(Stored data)
▬▬▬▬▬▬

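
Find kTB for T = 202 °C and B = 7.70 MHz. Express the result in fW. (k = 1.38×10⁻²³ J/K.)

T = 202 °C + 273.15 = 475.15 K
P_n = kTB = 1.38×10⁻²³ × 475.15 × 7.70×10⁶ = 5.05×10⁻¹⁴ W = 50.5 fW

50.5 fW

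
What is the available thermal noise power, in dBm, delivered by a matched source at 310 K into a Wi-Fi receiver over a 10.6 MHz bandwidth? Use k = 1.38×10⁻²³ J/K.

P_n = kTB = 1.38×10⁻²³ × 310 × 1.06×10⁷ = 4.53×10⁻¹⁴ W
In dBm: 10 log₁₀(4.53×10⁻¹⁴ / 10⁻³) = −103.4 dBm

−103.4 dBm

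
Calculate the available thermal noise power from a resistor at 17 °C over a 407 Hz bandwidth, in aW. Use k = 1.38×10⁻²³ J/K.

T = 17 °C + 273.15 = 290.15 K
P_n = kTB = 1.38×10⁻²³ × 290.15 × 4.07×10² = 1.63×10⁻¹⁸ W = 1.63 aW

1.63 aW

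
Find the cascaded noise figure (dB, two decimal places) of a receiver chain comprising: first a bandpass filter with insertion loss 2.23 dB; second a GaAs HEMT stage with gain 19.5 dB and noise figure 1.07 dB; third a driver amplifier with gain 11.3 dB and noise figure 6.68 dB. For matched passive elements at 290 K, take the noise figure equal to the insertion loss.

3.44 dB

Convert to linear (a loss of L dB is a gain of −L dB): F_i = 10^(NF_i/10), G_i = 10^(G_i,dB/10)
  Stage 1: F_1 = 10^(2.23/10) = 1.671, G_1 = 10^(−2.23/10) = 0.5984
  Stage 2: F_2 = 10^(1.07/10) = 1.279, G_2 = 10^(19.5/10) = 89.13
  Stage 3: F_3 = 10^(6.68/10) = 4.656, G_3 = 10^(11.3/10) = 13.49
Friis cascade:
  F = 1.671 + (1.279 − 1)/0.5984 + (4.656 − 1)/53.33 = 2.207
NF = 10 log₁₀(2.207) = 3.44 dB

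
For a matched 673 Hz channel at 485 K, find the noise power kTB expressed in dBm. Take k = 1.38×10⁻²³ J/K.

P_n = kTB = 1.38×10⁻²³ × 485 × 6.73×10² = 4.50×10⁻¹⁸ W
In dBm: 10 log₁₀(4.50×10⁻¹⁸ / 10⁻³) = −143.5 dBm

−143.5 dBm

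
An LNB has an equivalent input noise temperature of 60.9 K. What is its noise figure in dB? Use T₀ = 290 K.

F = 1 + T_e/T₀ = 1 + 60.9/290 = 1.21
NF = 10 log₁₀(1.21) = 0.828 dB

0.828 dB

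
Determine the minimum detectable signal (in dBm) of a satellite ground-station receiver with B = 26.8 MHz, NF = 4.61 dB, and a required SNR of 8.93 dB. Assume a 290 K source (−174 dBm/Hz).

Sensitivity = −174 + 10 log₁₀(B) + NF + SNR_min
= −174 + 74.28 + 4.61 + 8.93
= −86.18 dBm → −86.2 dBm

−86.2 dBm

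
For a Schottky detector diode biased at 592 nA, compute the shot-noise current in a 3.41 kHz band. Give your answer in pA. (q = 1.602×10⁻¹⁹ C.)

25.4 pA

I_n = √(2qI·B)
2qI·B = 2 × 1.602×10⁻¹⁹ × 5.92×10⁻⁷ × 3.41×10³ = 6.47×10⁻²² A²
I_n = √(6.47×10⁻²²) = 2.54×10⁻¹¹ A = 25.4 pA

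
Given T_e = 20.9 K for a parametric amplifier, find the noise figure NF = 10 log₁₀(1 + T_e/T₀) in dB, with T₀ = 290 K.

F = 1 + T_e/T₀ = 1 + 20.9/290 = 1.07207
NF = 10 log₁₀(1.07207) = 0.302 dB

0.302 dB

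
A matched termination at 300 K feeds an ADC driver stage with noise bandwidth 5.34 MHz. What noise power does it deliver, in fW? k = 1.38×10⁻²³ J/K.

22.1 fW

P_n = kTB = 1.38×10⁻²³ × 300 × 5.34×10⁶ = 2.21×10⁻¹⁴ W = 22.1 fW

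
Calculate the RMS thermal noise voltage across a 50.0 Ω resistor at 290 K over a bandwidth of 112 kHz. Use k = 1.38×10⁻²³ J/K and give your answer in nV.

299 nV

V_n = √(4kTRB)
4kTRB = 4 × 1.38×10⁻²³ × 290 × 5.00×10¹ × 1.12×10⁵ = 8.96×10⁻¹⁴ V²
V_n = √(8.96×10⁻¹⁴) = 2.99×10⁻⁷ V = 299 nV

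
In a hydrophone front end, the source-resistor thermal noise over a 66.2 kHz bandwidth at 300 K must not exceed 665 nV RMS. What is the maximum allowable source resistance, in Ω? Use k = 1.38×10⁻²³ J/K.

403 Ω

Johnson–Nyquist: V_n = √(4kTRB) ⇒ R = V_n² / (4kTB)
4kTB = 4 × 1.38×10⁻²³ × 300 × 6.62×10⁴ = 1.10×10⁻¹⁵
R = (6.65×10⁻⁷)² / 1.10×10⁻¹⁵ = 4.03×10² Ω = 403 Ω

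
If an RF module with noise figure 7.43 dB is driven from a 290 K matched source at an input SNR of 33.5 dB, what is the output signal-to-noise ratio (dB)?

26.07 dB

By definition F = SNR_in/SNR_out, so in dB: SNR_out = SNR_in − NF
SNR_out = 33.5 − 7.43 = 26.07 dB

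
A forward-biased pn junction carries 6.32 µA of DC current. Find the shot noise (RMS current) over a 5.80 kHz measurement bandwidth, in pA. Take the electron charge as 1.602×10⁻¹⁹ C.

I_n = √(2qI·B)
2qI·B = 2 × 1.602×10⁻¹⁹ × 6.32×10⁻⁶ × 5.80×10³ = 1.17×10⁻²⁰ A²
I_n = √(1.17×10⁻²⁰) = 1.08×10⁻¹⁰ A = 108 pA

108 pA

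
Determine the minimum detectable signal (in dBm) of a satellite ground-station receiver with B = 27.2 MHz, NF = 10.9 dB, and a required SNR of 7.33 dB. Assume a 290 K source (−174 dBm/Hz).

−81.4 dBm

Sensitivity = −174 + 10 log₁₀(B) + NF + SNR_min
= −174 + 74.35 + 10.9 + 7.33
= −81.42 dBm → −81.4 dBm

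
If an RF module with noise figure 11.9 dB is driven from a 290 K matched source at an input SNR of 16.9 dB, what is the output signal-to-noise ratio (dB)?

By definition F = SNR_in/SNR_out, so in dB: SNR_out = SNR_in − NF
SNR_out = 16.9 − 11.9 = 5.0 dB

5.0 dB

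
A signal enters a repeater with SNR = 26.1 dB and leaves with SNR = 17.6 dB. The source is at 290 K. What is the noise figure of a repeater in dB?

8.5 dB

NF (dB) = SNR_in(dB) − SNR_out(dB) when the source is at T₀
NF = 26.1 − 17.6 = 8.5 dB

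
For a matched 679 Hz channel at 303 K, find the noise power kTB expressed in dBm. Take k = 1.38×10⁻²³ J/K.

P_n = kTB = 1.38×10⁻²³ × 303 × 6.79×10² = 2.84×10⁻¹⁸ W
In dBm: 10 log₁₀(2.84×10⁻¹⁸ / 10⁻³) = −145.5 dBm

−145.5 dBm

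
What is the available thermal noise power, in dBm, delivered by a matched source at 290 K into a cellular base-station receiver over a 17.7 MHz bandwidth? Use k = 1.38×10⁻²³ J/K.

−101.5 dBm

P_n = kTB = 1.38×10⁻²³ × 290 × 1.77×10⁷ = 7.08×10⁻¹⁴ W
In dBm: 10 log₁₀(7.08×10⁻¹⁴ / 10⁻³) = −101.5 dBm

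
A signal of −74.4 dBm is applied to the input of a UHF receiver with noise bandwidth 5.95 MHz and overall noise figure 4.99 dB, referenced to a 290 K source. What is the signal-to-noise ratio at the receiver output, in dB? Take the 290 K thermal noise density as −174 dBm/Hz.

Noise floor: N = −174 + 10 log₁₀(B) + NF
10 log₁₀(5.95×10⁶) = 67.75 dB
N = −174 + 67.75 + 4.99 = −101.26 dBm
SNR = P_sig − N = −74.4 − (−101.26) = 26.86 dB → 26.9 dB

26.9 dB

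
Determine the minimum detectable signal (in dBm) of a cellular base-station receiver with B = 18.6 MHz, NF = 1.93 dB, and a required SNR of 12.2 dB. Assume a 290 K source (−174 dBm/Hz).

−87.2 dBm

Sensitivity = −174 + 10 log₁₀(B) + NF + SNR_min
= −174 + 72.7 + 1.93 + 12.2
= −87.17 dBm → −87.2 dBm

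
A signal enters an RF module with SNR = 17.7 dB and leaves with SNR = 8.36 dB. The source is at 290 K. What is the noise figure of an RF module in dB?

9.34 dB

NF (dB) = SNR_in(dB) − SNR_out(dB) when the source is at T₀
NF = 17.7 − 8.36 = 9.34 dB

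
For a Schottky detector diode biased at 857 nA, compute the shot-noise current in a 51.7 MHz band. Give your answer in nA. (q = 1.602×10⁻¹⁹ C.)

3.77 nA

I_n = √(2qI·B)
2qI·B = 2 × 1.602×10⁻¹⁹ × 8.57×10⁻⁷ × 5.17×10⁷ = 1.42×10⁻¹⁷ A²
I_n = √(1.42×10⁻¹⁷) = 3.77×10⁻⁹ A = 3.77 nA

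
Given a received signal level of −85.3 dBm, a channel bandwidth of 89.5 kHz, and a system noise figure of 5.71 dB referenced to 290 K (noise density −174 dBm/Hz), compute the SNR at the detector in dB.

33.5 dB

Noise floor: N = −174 + 10 log₁₀(B) + NF
10 log₁₀(8.95×10⁴) = 49.52 dB
N = −174 + 49.52 + 5.71 = −118.77 dBm
SNR = P_sig − N = −85.3 − (−118.77) = 33.47 dB → 33.5 dB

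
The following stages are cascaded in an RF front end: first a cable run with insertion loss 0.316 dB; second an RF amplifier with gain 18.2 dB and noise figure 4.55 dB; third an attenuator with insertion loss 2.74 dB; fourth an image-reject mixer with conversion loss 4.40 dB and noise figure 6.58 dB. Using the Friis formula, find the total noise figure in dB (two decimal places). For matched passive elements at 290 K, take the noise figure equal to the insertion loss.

5.04 dB

Convert to linear (a loss of L dB is a gain of −L dB): F_i = 10^(NF_i/10), G_i = 10^(G_i,dB/10)
  Stage 1: F_1 = 10^(0.316/10) = 1.075, G_1 = 10^(−0.316/10) = 0.9298
  Stage 2: F_2 = 10^(4.55/10) = 2.851, G_2 = 10^(18.2/10) = 66.07
  Stage 3: F_3 = 10^(2.74/10) = 1.879, G_3 = 10^(−2.74/10) = 0.5321
  Stage 4: F_4 = 10^(6.58/10) = 4.550, G_4 = 10^(−4.40/10) = 0.3631
Friis cascade:
  F = 1.075 + (2.851 − 1)/0.9298 + (1.879 − 1)/61.43 + (4.550 − 1)/32.69 = 3.189
NF = 10 log₁₀(3.189) = 5.04 dB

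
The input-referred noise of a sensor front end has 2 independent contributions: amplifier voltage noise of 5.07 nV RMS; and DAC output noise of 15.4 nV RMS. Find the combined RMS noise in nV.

Uncorrelated sources add in power (mean-square): V_tot = √(ΣV_i²)
V_tot = √[(5.07×10⁻⁹)² + (1.54×10⁻⁸)²] = 1.62×10⁻⁸ V = 16.2 nV

16.2 nV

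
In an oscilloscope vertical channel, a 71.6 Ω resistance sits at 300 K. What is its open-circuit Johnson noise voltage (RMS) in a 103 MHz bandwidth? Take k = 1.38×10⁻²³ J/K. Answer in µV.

11.1 µV

V_n = √(4kTRB)
4kTRB = 4 × 1.38×10⁻²³ × 300 × 7.16×10¹ × 1.03×10⁸ = 1.22×10⁻¹⁰ V²
V_n = √(1.22×10⁻¹⁰) = 1.11×10⁻⁵ V = 11.1 µV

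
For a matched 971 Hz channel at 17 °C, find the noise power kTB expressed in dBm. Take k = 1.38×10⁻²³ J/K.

−144.1 dBm

T = 17 °C + 273.15 = 290.15 K
P_n = kTB = 1.38×10⁻²³ × 290.15 × 9.71×10² = 3.89×10⁻¹⁸ W
In dBm: 10 log₁₀(3.89×10⁻¹⁸ / 10⁻³) = −144.1 dBm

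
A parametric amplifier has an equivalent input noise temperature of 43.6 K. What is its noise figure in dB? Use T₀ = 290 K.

0.608 dB

F = 1 + T_e/T₀ = 1 + 43.6/290 = 1.15034
NF = 10 log₁₀(1.15034) = 0.608 dB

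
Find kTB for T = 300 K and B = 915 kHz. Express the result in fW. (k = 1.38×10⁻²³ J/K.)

3.79 fW

P_n = kTB = 1.38×10⁻²³ × 300 × 9.15×10⁵ = 3.79×10⁻¹⁵ W = 3.79 fW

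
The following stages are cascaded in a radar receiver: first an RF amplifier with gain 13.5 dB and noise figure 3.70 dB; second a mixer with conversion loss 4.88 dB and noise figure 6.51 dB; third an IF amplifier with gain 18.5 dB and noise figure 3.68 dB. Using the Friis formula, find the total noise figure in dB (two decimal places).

Convert to linear (a loss of L dB is a gain of −L dB): F_i = 10^(NF_i/10), G_i = 10^(G_i,dB/10)
  Stage 1: F_1 = 10^(3.70/10) = 2.344, G_1 = 10^(13.5/10) = 22.39
  Stage 2: F_2 = 10^(6.51/10) = 4.477, G_2 = 10^(−4.88/10) = 0.3251
  Stage 3: F_3 = 10^(3.68/10) = 2.333, G_3 = 10^(18.5/10) = 70.79
Friis cascade:
  F = 2.344 + (4.477 − 1)/22.39 + (2.333 − 1)/7.278 = 2.683
NF = 10 log₁₀(2.683) = 4.29 dB

4.29 dB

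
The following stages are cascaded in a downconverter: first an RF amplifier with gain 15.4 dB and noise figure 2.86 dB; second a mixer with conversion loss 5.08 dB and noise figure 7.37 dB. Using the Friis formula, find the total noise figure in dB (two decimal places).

Convert to linear (a loss of L dB is a gain of −L dB): F_i = 10^(NF_i/10), G_i = 10^(G_i,dB/10)
  Stage 1: F_1 = 10^(2.86/10) = 1.932, G_1 = 10^(15.4/10) = 34.67
  Stage 2: F_2 = 10^(7.37/10) = 5.458, G_2 = 10^(−5.08/10) = 0.3105
Friis cascade:
  F = 1.932 + (5.458 − 1)/34.67 = 2.061
NF = 10 log₁₀(2.061) = 3.14 dB

3.14 dB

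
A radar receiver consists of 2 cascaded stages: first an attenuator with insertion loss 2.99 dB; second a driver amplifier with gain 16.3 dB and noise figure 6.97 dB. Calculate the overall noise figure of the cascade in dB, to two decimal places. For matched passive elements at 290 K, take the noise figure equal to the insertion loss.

Convert to linear (a loss of L dB is a gain of −L dB): F_i = 10^(NF_i/10), G_i = 10^(G_i,dB/10)
  Stage 1: F_1 = 10^(2.99/10) = 1.991, G_1 = 10^(−2.99/10) = 0.5023
  Stage 2: F_2 = 10^(6.97/10) = 4.977, G_2 = 10^(16.3/10) = 42.66
Friis cascade:
  F = 1.991 + (4.977 − 1)/0.5023 = 9.908
NF = 10 log₁₀(9.908) = 9.96 dB

9.96 dB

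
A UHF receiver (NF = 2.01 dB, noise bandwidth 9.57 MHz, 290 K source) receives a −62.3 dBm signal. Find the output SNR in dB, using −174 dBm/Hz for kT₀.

39.9 dB

Noise floor: N = −174 + 10 log₁₀(B) + NF
10 log₁₀(9.57×10⁶) = 69.81 dB
N = −174 + 69.81 + 2.01 = −102.18 dBm
SNR = P_sig − N = −62.3 − (−102.18) = 39.88 dB → 39.9 dB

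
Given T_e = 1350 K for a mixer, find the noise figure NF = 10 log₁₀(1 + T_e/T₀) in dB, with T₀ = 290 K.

7.52 dB

F = 1 + T_e/T₀ = 1 + 1350/290 = 5.65517
NF = 10 log₁₀(5.65517) = 7.52 dB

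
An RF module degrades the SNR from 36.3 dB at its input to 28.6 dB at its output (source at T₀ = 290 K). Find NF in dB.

7.7 dB

NF (dB) = SNR_in(dB) − SNR_out(dB) when the source is at T₀
NF = 36.3 − 28.6 = 7.7 dB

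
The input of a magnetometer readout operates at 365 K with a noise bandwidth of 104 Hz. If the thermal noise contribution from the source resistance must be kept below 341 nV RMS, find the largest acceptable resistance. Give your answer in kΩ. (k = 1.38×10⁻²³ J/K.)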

▬▬▬▬▬▬

● **YOUR ASSIGNMENT**:
Each line from the one holding "An RF module degrades" to the end of the data above goes into the answer exactly as written, and no other line does.

● **WRITTEN REPLY**:
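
An RF module degrades the SNR from 36.3 dB at its input to 28.6 dB at its output (source at T₀ = 290 K). Find NF in dB.

7.7 dB

NF (dB) = SNR_in(dB) − SNR_out(dB) when the source is at T₀
NF = 36.3 − 28.6 = 7.7 dB

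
The input of a magnetometer readout operates at 365 K with a noise bandwidth of 104 Hz. If the thermal noise contribution from the source resistance must be kept below 341 nV RMS, find the largest acceptable resistance. Give your answer in kΩ. (k = 1.38×10⁻²³ J/K.)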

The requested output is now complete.